There is a line below that contains "A colleague training". Please reproduce it and all following lines exactly, through the final one.

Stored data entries
^^^^

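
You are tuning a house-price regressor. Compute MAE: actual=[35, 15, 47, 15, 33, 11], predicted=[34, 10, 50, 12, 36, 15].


Absolute errors: |35-34|=1, |15-10|=5, |47-50|=3, |15-12|=3, |33-36|=3, |11-15|=4
Sum = 19
MAE = 19/6 = 19/6

19/6


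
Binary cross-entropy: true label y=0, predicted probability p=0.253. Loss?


BCE = -[y·ln(p) + (1-y)·ln(1-p)]
= -0 - 1·ln(1-0.253)
= -ln(0.747) = 0.2917

0.2917


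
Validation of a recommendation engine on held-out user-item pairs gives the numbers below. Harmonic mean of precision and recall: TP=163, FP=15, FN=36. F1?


Precision = 163/178 = 0.9157
Recall = 163/199 = 0.8191
F1 = 2·P·R/(P+R) = 2·TP/(2·TP+FP+FN) = 326/(326+15+36) = 326/377 = 0.8647

0.8647


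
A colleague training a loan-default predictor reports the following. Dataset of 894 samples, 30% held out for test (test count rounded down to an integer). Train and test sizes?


Test = ⌊894·30/100⌋ = 268
Train = 894 - 268 = 626

Train: 626, Test: 268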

^^^^

Exercise answer:
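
A colleague training a loan-default predictor reports the following. Dataset of 894 samples, 30% held out for test (test count rounded down to an integer). Train and test sizes?


Test = ⌊894·30/100⌋ = 268
Train = 894 - 268 = 626

Train: 626, Test: 268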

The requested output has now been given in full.